ASSIGNMENT —
Your task is to copy the lines of the data below from the line holding "r1: pick_ticket AND" through the line holding "r10: carrier_assigned -> insured", inclusive, exactly and with nothing added.

----------

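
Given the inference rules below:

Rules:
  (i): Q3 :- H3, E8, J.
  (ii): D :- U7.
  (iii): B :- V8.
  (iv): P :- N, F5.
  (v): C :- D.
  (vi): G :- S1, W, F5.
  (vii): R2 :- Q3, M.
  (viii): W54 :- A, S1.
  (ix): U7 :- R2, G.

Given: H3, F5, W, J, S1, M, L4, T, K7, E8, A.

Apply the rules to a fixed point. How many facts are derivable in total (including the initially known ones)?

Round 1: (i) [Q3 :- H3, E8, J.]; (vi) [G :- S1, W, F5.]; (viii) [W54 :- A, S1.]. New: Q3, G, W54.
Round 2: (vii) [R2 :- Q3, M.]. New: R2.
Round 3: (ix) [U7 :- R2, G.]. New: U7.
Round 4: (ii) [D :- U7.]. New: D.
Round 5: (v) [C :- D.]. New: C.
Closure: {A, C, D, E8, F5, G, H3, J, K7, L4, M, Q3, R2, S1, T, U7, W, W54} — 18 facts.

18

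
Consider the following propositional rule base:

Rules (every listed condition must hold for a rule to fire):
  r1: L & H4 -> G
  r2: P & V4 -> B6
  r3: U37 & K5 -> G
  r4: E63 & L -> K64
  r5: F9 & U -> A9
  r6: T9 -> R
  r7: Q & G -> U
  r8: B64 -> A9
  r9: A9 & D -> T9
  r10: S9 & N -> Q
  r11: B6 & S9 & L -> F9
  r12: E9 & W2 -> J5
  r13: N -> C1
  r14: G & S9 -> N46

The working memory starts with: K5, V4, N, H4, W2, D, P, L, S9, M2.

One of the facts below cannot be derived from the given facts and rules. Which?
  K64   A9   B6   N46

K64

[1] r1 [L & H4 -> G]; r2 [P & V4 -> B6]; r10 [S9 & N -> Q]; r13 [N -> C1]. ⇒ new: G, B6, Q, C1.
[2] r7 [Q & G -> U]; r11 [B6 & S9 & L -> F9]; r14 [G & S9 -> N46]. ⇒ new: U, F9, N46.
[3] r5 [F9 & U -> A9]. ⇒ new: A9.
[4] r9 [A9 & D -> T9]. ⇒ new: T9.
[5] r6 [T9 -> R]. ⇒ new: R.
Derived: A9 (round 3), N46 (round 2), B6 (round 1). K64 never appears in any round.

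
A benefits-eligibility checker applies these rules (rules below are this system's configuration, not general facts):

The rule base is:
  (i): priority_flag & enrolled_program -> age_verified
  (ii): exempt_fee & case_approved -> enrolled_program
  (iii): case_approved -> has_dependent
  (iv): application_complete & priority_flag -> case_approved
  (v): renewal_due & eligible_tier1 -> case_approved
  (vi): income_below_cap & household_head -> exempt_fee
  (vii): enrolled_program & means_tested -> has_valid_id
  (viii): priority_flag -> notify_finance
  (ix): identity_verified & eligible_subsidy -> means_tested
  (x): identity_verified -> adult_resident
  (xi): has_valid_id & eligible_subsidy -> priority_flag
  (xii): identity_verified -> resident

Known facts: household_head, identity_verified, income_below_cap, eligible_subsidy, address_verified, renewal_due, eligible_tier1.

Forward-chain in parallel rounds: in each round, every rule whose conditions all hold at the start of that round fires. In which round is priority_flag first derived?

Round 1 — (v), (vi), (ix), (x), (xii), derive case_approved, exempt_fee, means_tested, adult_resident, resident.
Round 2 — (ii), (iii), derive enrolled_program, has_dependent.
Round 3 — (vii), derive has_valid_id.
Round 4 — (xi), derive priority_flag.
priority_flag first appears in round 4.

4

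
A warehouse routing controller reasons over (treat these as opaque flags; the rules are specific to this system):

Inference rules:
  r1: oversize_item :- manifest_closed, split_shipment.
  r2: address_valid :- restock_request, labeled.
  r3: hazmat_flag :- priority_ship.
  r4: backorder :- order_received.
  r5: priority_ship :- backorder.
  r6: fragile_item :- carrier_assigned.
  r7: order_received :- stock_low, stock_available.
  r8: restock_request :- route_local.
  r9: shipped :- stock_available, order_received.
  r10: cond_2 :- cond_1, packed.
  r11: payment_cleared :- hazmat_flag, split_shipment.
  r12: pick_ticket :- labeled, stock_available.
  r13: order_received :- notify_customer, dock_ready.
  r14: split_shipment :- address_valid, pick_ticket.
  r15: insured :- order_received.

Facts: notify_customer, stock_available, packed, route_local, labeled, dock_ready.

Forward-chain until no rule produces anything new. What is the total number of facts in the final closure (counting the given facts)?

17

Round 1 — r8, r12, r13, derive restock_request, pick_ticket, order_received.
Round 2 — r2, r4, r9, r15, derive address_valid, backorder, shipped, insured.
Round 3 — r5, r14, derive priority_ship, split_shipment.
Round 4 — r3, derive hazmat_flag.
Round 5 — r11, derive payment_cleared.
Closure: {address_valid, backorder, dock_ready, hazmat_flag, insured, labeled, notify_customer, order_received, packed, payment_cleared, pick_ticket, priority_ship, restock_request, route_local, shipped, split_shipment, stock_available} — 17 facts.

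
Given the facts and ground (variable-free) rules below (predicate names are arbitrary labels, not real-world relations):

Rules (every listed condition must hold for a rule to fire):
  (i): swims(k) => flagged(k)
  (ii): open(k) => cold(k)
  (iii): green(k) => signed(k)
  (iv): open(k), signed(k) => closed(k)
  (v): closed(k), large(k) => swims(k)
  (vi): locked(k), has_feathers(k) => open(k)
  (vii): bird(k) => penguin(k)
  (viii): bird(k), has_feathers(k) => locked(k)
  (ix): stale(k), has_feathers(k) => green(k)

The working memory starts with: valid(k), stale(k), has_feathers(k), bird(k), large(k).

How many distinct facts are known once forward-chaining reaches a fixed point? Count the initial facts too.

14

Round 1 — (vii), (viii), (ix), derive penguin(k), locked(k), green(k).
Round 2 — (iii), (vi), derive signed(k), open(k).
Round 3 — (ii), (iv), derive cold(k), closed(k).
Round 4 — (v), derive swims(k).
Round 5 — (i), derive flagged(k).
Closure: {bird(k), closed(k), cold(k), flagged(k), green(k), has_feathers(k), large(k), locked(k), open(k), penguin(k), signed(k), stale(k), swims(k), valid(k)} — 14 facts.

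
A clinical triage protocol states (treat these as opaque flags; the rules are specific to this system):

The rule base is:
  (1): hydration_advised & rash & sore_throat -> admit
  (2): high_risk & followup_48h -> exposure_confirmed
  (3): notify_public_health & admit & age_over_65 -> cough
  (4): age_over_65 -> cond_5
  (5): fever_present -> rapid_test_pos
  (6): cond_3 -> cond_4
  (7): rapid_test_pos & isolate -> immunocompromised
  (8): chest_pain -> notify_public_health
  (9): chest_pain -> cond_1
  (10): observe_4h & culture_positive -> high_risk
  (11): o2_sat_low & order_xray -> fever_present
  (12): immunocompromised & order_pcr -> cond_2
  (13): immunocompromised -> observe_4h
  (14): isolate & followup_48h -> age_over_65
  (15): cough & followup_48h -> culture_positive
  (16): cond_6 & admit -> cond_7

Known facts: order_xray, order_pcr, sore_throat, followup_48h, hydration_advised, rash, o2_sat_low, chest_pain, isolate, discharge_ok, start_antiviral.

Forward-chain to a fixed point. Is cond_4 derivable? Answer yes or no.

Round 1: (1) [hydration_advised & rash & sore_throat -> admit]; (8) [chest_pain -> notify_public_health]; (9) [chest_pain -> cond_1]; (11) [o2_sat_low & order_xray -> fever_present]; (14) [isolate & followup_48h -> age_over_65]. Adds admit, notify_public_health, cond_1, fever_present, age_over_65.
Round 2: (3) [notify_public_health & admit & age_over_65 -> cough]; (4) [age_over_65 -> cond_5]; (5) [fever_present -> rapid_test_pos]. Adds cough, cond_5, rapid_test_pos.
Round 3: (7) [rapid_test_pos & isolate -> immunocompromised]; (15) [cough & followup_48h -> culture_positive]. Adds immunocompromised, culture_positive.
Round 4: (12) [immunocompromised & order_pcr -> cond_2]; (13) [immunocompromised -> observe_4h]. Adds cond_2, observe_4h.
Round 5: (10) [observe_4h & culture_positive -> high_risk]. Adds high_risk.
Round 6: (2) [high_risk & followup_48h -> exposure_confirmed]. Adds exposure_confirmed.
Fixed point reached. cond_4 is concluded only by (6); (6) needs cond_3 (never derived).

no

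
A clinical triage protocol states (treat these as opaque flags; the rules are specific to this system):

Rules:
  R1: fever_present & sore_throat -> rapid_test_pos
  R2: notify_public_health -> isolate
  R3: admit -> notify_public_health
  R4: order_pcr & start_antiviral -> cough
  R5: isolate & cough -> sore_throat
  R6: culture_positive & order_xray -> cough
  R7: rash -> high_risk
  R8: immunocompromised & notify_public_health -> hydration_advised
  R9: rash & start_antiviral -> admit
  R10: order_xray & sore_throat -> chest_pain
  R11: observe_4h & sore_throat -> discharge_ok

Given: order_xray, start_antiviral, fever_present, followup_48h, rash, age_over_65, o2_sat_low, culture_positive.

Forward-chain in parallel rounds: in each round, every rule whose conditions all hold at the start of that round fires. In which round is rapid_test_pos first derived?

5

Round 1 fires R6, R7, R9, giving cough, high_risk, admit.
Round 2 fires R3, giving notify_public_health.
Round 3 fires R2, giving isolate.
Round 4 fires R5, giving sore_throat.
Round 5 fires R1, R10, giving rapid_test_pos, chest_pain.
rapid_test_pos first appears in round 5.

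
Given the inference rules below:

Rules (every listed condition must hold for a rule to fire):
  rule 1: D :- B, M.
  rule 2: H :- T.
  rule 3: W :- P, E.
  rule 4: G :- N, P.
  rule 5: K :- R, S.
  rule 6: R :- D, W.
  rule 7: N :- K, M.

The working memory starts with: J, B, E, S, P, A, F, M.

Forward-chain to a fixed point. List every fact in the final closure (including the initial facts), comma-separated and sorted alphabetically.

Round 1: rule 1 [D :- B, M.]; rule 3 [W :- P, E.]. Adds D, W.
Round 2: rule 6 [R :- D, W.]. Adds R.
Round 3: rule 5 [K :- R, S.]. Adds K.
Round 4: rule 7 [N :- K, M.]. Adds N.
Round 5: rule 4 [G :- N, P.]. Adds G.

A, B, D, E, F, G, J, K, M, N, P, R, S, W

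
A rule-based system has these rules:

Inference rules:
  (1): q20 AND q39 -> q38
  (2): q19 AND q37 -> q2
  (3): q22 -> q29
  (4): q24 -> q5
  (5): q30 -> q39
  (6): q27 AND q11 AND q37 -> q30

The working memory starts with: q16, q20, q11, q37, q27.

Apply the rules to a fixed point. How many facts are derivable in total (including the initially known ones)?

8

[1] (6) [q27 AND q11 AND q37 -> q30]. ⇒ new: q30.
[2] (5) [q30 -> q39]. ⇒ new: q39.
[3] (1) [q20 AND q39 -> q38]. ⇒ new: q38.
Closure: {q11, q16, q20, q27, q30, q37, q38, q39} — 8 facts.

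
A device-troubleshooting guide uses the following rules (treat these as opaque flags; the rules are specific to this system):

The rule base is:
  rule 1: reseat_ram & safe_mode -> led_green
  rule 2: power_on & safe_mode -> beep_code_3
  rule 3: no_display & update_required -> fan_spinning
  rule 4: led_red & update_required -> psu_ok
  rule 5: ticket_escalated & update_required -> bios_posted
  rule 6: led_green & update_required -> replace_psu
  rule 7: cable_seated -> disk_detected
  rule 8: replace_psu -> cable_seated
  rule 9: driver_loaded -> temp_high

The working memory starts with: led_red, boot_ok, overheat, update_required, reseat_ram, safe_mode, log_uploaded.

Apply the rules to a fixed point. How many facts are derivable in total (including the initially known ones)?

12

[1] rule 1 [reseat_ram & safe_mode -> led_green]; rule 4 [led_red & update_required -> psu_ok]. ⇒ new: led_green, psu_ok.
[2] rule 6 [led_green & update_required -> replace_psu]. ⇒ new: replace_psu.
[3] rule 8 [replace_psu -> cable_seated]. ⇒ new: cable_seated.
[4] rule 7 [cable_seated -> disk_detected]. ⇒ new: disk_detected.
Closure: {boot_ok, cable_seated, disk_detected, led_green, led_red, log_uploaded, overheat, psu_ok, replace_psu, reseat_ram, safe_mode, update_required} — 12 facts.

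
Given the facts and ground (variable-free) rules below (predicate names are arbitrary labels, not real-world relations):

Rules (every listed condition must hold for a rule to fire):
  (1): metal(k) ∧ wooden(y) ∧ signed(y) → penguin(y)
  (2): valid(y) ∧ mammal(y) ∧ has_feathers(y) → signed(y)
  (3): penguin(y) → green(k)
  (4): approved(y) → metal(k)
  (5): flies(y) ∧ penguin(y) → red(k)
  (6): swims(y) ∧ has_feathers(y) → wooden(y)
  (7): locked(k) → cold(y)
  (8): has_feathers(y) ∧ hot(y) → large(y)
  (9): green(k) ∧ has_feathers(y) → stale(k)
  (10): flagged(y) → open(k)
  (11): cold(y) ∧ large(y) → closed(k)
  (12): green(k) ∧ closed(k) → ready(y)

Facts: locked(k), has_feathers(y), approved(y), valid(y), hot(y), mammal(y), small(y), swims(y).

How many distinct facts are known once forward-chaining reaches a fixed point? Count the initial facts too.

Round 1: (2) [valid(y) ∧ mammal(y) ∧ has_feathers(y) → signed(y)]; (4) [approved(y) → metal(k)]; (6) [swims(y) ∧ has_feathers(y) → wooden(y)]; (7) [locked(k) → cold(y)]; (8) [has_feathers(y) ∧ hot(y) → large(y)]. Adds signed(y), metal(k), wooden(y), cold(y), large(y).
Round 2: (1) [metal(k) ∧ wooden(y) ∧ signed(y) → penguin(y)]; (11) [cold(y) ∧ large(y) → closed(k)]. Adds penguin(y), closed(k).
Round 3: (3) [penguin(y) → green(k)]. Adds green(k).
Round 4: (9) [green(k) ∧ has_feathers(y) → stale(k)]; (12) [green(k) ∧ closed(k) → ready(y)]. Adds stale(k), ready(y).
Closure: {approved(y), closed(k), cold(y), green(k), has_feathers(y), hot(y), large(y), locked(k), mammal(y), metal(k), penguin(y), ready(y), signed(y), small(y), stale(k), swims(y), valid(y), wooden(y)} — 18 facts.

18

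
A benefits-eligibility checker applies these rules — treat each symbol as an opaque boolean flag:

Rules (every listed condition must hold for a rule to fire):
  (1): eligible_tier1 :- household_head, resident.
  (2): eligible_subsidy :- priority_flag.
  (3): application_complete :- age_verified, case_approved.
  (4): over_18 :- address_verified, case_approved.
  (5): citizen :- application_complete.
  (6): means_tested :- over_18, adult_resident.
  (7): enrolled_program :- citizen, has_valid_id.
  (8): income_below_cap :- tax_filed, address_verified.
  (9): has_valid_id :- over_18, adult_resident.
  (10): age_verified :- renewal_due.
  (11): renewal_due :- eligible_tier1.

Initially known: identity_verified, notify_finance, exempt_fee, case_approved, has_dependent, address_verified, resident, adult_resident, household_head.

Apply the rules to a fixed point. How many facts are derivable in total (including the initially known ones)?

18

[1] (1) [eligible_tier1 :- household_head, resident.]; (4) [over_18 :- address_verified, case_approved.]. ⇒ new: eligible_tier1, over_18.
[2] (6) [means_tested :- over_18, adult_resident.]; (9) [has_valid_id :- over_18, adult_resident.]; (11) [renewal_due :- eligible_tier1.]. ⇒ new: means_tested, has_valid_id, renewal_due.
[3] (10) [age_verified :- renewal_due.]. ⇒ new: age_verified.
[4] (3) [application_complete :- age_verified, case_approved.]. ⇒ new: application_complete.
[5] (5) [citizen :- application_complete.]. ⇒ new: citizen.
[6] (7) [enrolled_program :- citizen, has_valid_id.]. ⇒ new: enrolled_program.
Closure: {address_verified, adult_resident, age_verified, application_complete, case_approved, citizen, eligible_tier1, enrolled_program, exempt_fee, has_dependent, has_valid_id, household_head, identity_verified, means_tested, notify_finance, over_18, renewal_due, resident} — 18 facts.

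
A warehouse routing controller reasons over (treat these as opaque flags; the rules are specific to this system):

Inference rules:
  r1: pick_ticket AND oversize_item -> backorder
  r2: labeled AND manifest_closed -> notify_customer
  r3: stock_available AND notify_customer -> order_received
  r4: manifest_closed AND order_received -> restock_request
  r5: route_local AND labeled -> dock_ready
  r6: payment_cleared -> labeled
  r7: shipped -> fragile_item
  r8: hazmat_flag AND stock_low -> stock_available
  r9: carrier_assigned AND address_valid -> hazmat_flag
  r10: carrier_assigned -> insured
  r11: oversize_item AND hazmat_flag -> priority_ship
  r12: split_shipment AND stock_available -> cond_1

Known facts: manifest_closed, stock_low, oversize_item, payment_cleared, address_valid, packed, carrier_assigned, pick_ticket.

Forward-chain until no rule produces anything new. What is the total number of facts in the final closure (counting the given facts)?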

----------

RESPONSE TO THE TASK —
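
  r1: pick_ticket AND oversize_item -> backorder
  r2: labeled AND manifest_closed -> notify_customer
  r3: stock_available AND notify_customer -> order_received
  r4: manifest_closed AND order_received -> restock_request
  r5: route_local AND labeled -> dock_ready
  r6: payment_cleared -> labeled
  r7: shipped -> fragile_item
  r8: hazmat_flag AND stock_low -> stock_available
  r9: carrier_assigned AND address_valid -> hazmat_flag
  r10: carrier_assigned -> insured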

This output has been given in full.